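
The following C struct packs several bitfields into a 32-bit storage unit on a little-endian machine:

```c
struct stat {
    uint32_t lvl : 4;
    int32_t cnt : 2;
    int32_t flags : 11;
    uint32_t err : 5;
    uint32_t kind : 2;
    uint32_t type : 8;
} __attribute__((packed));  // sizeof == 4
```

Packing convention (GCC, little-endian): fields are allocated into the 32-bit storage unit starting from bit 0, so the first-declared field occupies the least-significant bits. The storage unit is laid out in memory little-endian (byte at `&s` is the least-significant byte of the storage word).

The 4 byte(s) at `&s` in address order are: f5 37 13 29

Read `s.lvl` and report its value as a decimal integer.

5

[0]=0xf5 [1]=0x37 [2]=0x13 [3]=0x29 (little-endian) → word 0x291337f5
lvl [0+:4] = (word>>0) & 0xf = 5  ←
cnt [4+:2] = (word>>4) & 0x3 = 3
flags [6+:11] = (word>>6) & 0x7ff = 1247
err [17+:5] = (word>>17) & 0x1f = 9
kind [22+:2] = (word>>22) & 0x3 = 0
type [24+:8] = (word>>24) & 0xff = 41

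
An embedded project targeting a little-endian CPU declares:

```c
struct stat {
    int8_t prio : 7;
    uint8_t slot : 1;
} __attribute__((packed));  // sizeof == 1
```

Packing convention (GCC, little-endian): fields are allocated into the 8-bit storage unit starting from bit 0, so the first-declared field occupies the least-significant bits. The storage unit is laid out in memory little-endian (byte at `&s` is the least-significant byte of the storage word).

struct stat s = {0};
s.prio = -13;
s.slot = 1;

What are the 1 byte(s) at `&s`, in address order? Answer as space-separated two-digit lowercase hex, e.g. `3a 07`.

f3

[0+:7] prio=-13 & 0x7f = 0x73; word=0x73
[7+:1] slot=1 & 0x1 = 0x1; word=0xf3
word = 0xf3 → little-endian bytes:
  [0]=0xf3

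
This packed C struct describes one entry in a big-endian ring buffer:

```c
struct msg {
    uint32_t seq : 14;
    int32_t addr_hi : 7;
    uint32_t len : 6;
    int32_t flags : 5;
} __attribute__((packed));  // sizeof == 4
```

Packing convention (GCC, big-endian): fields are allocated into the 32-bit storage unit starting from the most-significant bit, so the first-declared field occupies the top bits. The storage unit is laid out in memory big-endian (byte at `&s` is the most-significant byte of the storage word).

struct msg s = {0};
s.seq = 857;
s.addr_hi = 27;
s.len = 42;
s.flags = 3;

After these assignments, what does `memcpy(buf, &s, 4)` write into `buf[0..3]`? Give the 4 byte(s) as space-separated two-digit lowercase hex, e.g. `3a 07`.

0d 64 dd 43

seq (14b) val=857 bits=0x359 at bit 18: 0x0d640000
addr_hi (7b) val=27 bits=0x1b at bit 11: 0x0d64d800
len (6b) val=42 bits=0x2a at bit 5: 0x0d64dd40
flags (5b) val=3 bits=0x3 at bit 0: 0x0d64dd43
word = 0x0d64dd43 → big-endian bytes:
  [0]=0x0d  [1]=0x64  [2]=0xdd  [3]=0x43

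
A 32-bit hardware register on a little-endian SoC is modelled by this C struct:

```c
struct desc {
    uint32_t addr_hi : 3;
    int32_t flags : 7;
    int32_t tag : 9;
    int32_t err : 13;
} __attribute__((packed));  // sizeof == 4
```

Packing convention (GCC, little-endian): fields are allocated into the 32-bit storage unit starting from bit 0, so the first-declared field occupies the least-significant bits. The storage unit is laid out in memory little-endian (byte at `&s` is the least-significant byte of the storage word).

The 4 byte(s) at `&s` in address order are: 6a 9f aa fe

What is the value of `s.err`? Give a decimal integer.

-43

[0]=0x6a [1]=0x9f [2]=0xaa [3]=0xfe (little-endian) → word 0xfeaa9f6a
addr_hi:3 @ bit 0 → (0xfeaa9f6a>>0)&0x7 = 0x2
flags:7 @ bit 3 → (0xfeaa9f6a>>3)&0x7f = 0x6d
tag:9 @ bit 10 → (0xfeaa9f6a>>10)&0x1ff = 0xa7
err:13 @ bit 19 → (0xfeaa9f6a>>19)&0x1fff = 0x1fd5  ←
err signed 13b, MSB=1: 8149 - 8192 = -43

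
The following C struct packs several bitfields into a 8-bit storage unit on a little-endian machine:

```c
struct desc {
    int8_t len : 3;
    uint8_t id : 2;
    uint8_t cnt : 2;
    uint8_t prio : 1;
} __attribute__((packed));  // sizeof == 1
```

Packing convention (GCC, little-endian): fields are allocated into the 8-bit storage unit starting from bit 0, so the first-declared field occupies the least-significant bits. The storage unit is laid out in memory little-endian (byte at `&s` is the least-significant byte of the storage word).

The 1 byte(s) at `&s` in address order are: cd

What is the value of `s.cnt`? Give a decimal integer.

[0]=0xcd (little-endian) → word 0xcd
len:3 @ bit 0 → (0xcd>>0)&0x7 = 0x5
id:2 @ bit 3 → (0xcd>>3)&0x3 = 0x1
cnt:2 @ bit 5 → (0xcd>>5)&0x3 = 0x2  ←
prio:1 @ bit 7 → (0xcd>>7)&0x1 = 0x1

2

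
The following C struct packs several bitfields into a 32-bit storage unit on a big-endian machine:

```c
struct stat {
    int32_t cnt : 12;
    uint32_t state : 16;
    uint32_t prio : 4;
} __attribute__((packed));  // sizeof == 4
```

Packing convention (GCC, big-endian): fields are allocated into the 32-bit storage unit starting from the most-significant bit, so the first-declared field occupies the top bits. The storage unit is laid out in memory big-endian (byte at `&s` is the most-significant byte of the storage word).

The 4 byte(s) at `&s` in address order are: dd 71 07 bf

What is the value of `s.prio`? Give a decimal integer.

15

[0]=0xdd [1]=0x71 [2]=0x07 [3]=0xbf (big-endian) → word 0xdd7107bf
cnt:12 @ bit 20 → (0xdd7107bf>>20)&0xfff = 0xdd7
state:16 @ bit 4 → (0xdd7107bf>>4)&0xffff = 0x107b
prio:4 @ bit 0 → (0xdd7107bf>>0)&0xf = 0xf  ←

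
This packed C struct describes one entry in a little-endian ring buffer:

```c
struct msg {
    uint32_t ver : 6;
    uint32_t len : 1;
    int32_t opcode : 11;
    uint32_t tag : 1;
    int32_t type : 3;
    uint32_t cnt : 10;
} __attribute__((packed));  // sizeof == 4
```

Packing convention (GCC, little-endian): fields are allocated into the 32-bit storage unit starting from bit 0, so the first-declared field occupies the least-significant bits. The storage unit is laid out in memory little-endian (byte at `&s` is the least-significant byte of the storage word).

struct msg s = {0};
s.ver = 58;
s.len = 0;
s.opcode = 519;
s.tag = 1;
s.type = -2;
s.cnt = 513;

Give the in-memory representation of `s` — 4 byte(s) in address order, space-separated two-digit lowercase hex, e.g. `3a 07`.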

────

- Exercise: Transcribe exactly, and only, the lines that extend from the one containing "dd 71 07 bf" to the end of the records above, inclusive of both.

- Written response:
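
The 4 byte(s) at `&s` in address order are: dd 71 07 bf

What is the value of `s.prio`? Give a decimal integer.

15

[0]=0xdd [1]=0x71 [2]=0x07 [3]=0xbf (big-endian) → word 0xdd7107bf
cnt:12 @ bit 20 → (0xdd7107bf>>20)&0xfff = 0xdd7
state:16 @ bit 4 → (0xdd7107bf>>4)&0xffff = 0x107b
prio:4 @ bit 0 → (0xdd7107bf>>0)&0xf = 0xf  ←

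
This packed C struct describes one entry in a little-endian ring buffer:

```c
struct msg {
    uint32_t ver : 6;
    uint32_t len : 1;
    int32_t opcode : 11;
    uint32_t tag : 1;
    int32_t type : 3;
    uint32_t cnt : 10;
} __attribute__((packed));  // sizeof == 4
```

Packing convention (GCC, little-endian): fields are allocated into the 32-bit storage unit starting from bit 0, so the first-declared field occupies the least-significant bits. The storage unit is laid out in memory little-endian (byte at `&s` is the least-significant byte of the storage word).

struct msg s = {0};
s.ver = 58;
s.len = 0;
s.opcode = 519;
s.tag = 1;
s.type = -2;
s.cnt = 513;

Give the in-memory representation of `s` — 4 byte(s) in address order, space-separated two-digit lowercase hex, e.g. `3a 07`.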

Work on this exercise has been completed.